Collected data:
%%

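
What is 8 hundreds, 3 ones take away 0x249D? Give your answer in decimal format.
Convert 8 hundreds, 3 ones (place-value notation) → 8×100 + 3 = 803 (decimal)
Convert 0x249D (hexadecimal) → 2×4096 + 4×256 + 9×16 + 13 = 9373 (decimal)
Compute 803 - 9373 = -8570
-8570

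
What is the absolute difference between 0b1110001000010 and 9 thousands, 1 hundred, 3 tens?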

%%

§ TASK DESCRIPTION
Output every line of the data again, exactly.

§ ANSWER SECTION
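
What is 8 hundreds, 3 ones take away 0x249D? Give your answer in decimal format.
Convert 8 hundreds, 3 ones (place-value notation) → 8×100 + 3 = 803 (decimal)
Convert 0x249D (hexadecimal) → 2×4096 + 4×256 + 9×16 + 13 = 9373 (decimal)
Compute 803 - 9373 = -8570
-8570

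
What is the absolute difference between 0b1110001000010 and 9 thousands, 1 hundred, 3 tens?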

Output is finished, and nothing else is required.